• Your instructions: Write out every entry below word for word, leaving nothing out.

• Records:
----------

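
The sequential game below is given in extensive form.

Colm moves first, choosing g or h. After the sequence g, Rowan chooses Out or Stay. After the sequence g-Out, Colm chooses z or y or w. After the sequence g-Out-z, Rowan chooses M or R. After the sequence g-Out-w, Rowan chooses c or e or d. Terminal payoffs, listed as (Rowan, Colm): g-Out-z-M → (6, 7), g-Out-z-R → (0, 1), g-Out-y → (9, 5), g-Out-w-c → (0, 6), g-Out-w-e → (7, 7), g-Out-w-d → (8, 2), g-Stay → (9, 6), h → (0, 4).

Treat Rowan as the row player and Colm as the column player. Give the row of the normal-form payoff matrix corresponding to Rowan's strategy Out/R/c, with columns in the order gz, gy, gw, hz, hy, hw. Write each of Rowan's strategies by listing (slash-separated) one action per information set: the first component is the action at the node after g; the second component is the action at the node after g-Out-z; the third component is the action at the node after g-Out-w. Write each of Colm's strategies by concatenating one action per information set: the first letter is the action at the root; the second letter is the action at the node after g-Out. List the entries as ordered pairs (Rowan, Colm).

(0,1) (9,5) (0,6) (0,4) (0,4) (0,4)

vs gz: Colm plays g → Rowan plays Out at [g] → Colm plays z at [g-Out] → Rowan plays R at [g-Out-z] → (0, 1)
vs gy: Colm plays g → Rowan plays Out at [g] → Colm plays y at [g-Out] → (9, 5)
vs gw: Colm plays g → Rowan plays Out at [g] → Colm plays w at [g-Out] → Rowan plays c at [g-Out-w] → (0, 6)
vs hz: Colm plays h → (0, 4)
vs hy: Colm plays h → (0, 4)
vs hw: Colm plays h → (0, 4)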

----------

• Answer for the task:
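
The sequential game below is given in extensive form.

Colm moves first, choosing g or h. After the sequence g, Rowan chooses Out or Stay. After the sequence g-Out, Colm chooses z or y or w. After the sequence g-Out-z, Rowan chooses M or R. After the sequence g-Out-w, Rowan chooses c or e or d. Terminal payoffs, listed as (Rowan, Colm): g-Out-z-M → (6, 7), g-Out-z-R → (0, 1), g-Out-y → (9, 5), g-Out-w-c → (0, 6), g-Out-w-e → (7, 7), g-Out-w-d → (8, 2), g-Stay → (9, 6), h → (0, 4).

Treat Rowan as the row player and Colm as the column player. Give the row of the normal-form payoff matrix corresponding to Rowan's strategy Out/R/c, with columns in the order gz, gy, gw, hz, hy, hw. Write each of Rowan's strategies by listing (slash-separated) one action per information set: the first component is the action at the node after g; the second component is the action at the node after g-Out-z; the third component is the action at the node after g-Out-w. Write each of Colm's strategies by concatenating one action per information set: the first letter is the action at the root; the second letter is the action at the node after g-Out. List the entries as ordered pairs (Rowan, Colm).

(0,1) (9,5) (0,6) (0,4) (0,4) (0,4)

vs gz: Colm plays g → Rowan plays Out at [g] → Colm plays z at [g-Out] → Rowan plays R at [g-Out-z] → (0, 1)
vs gy: Colm plays g → Rowan plays Out at [g] → Colm plays y at [g-Out] → (9, 5)
vs gw: Colm plays g → Rowan plays Out at [g] → Colm plays w at [g-Out] → Rowan plays c at [g-Out-w] → (0, 6)
vs hz: Colm plays h → (0, 4)
vs hy: Colm plays h → (0, 4)
vs hw: Colm plays h → (0, 4)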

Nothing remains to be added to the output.